# What you need to do
Among the entries below, find the line with "Let B - 3 = 6793", then quote it and each following line up to and including the line with "Answer: $86730$", and nothing else.

<<<<

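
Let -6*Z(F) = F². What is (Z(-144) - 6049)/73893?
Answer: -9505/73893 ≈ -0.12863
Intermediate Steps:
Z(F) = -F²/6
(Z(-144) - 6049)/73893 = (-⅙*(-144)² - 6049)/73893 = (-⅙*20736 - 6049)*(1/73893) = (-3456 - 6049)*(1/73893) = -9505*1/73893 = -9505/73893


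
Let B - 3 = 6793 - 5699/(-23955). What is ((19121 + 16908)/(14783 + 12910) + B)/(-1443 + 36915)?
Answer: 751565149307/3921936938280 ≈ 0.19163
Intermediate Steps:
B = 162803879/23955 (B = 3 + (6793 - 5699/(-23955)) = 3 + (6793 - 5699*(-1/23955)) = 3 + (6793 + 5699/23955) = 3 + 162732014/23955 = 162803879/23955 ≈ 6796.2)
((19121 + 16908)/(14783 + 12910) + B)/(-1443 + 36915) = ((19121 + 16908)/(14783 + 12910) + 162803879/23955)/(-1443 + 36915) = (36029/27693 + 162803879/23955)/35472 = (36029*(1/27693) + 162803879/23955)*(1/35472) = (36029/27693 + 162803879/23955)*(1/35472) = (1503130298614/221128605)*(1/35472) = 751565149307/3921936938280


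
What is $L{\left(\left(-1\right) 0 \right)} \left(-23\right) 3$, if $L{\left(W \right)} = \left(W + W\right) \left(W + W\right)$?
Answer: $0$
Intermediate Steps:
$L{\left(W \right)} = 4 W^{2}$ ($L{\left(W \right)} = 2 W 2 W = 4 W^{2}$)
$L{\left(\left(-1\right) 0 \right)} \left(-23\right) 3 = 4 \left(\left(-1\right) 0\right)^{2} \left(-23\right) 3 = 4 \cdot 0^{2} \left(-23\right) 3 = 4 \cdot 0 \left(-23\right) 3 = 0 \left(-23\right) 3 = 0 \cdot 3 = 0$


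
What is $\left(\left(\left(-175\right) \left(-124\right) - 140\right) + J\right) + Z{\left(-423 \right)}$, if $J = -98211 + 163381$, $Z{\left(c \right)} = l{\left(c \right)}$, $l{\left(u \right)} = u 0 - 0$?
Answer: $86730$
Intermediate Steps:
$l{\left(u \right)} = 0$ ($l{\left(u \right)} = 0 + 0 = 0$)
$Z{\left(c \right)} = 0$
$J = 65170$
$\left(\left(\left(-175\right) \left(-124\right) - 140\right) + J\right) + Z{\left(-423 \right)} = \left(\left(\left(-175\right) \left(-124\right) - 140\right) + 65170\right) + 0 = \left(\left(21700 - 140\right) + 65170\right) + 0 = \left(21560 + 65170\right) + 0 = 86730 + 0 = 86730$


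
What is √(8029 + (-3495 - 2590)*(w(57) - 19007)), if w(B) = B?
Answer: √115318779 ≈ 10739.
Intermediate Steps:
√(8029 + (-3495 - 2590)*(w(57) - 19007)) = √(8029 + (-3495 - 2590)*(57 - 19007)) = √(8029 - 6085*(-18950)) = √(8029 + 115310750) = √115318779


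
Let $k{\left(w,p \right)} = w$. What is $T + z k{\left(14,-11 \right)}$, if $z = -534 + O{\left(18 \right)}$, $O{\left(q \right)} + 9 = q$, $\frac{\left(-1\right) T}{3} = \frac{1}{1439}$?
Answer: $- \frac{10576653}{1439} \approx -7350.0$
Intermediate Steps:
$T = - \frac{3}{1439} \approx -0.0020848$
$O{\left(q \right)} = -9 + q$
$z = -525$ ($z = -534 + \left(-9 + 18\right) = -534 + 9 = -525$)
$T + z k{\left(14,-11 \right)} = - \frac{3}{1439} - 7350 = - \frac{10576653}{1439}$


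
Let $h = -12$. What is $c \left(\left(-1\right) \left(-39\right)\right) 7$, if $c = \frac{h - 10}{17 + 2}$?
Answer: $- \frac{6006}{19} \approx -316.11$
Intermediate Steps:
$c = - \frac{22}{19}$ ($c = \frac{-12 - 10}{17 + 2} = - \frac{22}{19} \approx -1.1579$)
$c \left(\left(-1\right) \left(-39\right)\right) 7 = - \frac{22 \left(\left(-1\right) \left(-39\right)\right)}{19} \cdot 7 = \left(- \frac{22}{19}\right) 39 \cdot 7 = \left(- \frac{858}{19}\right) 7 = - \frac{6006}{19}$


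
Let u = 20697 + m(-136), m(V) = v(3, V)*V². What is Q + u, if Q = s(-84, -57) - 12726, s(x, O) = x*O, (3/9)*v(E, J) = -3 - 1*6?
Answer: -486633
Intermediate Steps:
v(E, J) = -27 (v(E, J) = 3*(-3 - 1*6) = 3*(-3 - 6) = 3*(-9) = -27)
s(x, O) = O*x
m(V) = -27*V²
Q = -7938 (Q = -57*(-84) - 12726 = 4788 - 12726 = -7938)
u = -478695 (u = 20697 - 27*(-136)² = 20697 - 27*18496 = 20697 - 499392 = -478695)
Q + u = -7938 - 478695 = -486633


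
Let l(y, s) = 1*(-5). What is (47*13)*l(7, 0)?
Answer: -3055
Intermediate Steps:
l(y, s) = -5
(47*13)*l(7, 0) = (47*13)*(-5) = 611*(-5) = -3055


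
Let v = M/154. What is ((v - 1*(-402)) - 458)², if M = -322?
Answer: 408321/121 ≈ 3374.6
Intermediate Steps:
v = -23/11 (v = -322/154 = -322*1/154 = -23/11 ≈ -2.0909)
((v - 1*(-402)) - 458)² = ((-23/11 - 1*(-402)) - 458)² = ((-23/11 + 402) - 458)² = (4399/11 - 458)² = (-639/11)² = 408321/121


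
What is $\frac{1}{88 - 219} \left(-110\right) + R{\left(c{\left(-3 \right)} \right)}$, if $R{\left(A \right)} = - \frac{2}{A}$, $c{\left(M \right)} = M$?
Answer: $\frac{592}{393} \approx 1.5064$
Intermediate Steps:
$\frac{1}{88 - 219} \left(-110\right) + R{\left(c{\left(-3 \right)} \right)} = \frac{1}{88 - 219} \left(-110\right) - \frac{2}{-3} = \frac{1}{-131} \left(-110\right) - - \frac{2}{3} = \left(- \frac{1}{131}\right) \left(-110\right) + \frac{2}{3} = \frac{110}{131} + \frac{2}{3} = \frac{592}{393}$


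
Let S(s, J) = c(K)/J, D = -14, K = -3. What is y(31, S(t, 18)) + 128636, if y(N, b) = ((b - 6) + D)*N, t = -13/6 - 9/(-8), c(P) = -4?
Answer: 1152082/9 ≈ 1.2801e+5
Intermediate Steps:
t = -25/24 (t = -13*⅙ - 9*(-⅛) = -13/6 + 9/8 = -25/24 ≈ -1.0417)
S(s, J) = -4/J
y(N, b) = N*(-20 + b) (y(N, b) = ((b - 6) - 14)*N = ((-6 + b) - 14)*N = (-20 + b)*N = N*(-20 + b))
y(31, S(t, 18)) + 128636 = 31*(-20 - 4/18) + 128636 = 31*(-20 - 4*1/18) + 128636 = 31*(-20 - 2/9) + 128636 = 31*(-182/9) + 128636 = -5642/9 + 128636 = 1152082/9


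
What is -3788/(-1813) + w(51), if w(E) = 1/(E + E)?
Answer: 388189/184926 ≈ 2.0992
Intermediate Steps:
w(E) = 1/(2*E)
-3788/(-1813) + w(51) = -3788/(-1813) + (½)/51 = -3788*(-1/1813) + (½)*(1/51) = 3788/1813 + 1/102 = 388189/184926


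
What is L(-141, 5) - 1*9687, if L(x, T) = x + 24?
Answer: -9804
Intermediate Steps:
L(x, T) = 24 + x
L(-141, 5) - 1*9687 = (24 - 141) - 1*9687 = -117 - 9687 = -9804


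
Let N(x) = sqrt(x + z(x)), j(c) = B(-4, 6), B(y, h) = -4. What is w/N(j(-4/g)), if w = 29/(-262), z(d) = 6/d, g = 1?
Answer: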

>>>>

# Answer for the task
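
Let B - 3 = 6793 - 5699/(-23955). What is ((19121 + 16908)/(14783 + 12910) + B)/(-1443 + 36915)?
Answer: 751565149307/3921936938280 ≈ 0.19163
Intermediate Steps:
B = 162803879/23955 (B = 3 + (6793 - 5699/(-23955)) = 3 + (6793 - 5699*(-1/23955)) = 3 + (6793 + 5699/23955) = 3 + 162732014/23955 = 162803879/23955 ≈ 6796.2)
((19121 + 16908)/(14783 + 12910) + B)/(-1443 + 36915) = ((19121 + 16908)/(14783 + 12910) + 162803879/23955)/(-1443 + 36915) = (36029/27693 + 162803879/23955)/35472 = (36029*(1/27693) + 162803879/23955)*(1/35472) = (36029/27693 + 162803879/23955)*(1/35472) = (1503130298614/221128605)*(1/35472) = 751565149307/3921936938280


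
What is $L{\left(\left(-1\right) 0 \right)} \left(-23\right) 3$, if $L{\left(W \right)} = \left(W + W\right) \left(W + W\right)$?
Answer: $0$
Intermediate Steps:
$L{\left(W \right)} = 4 W^{2}$ ($L{\left(W \right)} = 2 W 2 W = 4 W^{2}$)
$L{\left(\left(-1\right) 0 \right)} \left(-23\right) 3 = 4 \left(\left(-1\right) 0\right)^{2} \left(-23\right) 3 = 4 \cdot 0^{2} \left(-23\right) 3 = 4 \cdot 0 \left(-23\right) 3 = 0 \left(-23\right) 3 = 0 \cdot 3 = 0$


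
What is $\left(\left(\left(-175\right) \left(-124\right) - 140\right) + J\right) + Z{\left(-423 \right)}$, if $J = -98211 + 163381$, $Z{\left(c \right)} = l{\left(c \right)}$, $l{\left(u \right)} = u 0 - 0$?
Answer: $86730$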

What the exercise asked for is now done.